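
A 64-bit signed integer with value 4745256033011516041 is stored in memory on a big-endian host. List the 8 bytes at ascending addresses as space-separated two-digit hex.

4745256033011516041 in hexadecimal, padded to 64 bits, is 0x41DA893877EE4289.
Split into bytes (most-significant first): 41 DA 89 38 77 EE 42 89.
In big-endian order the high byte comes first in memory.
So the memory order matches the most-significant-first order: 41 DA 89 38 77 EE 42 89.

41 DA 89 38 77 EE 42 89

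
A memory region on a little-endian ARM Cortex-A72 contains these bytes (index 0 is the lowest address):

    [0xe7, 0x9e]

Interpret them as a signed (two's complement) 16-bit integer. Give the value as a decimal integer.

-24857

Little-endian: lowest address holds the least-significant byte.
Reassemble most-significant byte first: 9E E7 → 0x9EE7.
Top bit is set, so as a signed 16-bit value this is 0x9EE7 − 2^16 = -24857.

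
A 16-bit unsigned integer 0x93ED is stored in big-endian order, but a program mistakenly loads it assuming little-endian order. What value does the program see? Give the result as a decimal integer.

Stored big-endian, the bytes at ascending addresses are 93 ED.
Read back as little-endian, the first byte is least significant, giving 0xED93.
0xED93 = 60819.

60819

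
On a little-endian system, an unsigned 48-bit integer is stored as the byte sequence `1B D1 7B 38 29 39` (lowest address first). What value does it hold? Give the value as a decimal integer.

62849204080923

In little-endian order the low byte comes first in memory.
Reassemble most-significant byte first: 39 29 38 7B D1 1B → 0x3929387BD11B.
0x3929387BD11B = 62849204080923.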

┄┄┄┄┄┄

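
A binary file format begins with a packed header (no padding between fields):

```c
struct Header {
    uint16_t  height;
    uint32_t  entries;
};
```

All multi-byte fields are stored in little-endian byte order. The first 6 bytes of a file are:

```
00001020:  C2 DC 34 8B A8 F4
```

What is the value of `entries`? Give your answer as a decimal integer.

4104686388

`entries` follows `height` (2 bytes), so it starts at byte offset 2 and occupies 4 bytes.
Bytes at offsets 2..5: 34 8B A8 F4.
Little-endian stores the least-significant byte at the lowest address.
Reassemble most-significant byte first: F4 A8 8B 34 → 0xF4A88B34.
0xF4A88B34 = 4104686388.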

┄┄┄┄┄┄

_TASK ITEM_
A single number is the expected answer: how many lines of the entries contain "file".

_EXPECTED OUTPUT_
2